A word-for-word printout of the whole listing is needed.

-.-.-

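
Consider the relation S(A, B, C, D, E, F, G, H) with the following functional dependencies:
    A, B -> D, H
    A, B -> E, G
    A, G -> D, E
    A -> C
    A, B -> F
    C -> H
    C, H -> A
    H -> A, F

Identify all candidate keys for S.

Attributes never on any right-hand side: {B} — every candidate key must contain it.
{A, B}⁺ = {A, B, C, D, E, F, G, H} — all of the relation — so {A, B} is a candidate key.
{B, C}⁺ = {A, B, C, D, E, F, G, H} — all of the relation — so {B, C} is a candidate key.
{B, H}⁺ = {A, B, C, D, E, F, G, H} — all of the relation — so {B, H} is a candidate key.
No proper subset of any of these is a key, and no other minimal superkey exists.

{A, B}, {B, C}, {B, H}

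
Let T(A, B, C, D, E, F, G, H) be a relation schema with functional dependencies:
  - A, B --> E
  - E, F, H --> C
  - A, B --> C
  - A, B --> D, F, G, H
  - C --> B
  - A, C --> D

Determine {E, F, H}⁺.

{B, C, E, F, H}

Start with {E, F, H}.
E, F, H --> C applies; add {C} → now {C, E, F, H}.
C --> B applies; add {B} → now {B, C, E, F, H}.
No further FD applies.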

-.-.-

— THE ANSWER —
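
Consider the relation S(A, B, C, D, E, F, G, H) with the following functional dependencies:
    A, B -> D, H
    A, B -> E, G
    A, G -> D, E
    A -> C
    A, B -> F
    C -> H
    C, H -> A
    H -> A, F

Identify all candidate keys for S.

Attributes never on any right-hand side: {B} — every candidate key must contain it.
{A, B}⁺ = {A, B, C, D, E, F, G, H} — all of the relation — so {A, B} is a candidate key.
{B, C}⁺ = {A, B, C, D, E, F, G, H} — all of the relation — so {B, C} is a candidate key.
{B, H}⁺ = {A, B, C, D, E, F, G, H} — all of the relation — so {B, H} is a candidate key.
No proper subset of any of these is a key, and no other minimal superkey exists.

{A, B}, {B, C}, {B, H}

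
Let T(A, B, C, D, E, F, G, H) be a relation schema with functional dependencies:
  - A, B --> E
  - E, F, H --> C
  - A, B --> C
  - A, B --> D, F, G, H
  - C --> B
  - A, C --> D

Determine {E, F, H}⁺.

{B, C, E, F, H}

Start with {E, F, H}.
E, F, H --> C applies; add {C} → now {C, E, F, H}.
C --> B applies; add {B} → now {B, C, E, F, H}.
No further FD applies.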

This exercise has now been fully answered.